What needs to be done: Among the entries below, find the lines with the word "Distance" and copy them.

(Collected data)
"""
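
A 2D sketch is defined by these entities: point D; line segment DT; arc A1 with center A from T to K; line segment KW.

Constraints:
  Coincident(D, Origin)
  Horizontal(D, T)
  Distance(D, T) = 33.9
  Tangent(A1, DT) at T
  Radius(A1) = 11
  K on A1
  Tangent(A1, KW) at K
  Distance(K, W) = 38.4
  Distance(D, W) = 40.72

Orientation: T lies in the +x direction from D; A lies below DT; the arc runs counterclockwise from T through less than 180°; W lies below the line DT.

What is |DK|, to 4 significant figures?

24.84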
"""
Exercise output:
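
  Distance(D, T) = 33.9
  Distance(K, W) = 38.4
  Distance(D, W) = 40.72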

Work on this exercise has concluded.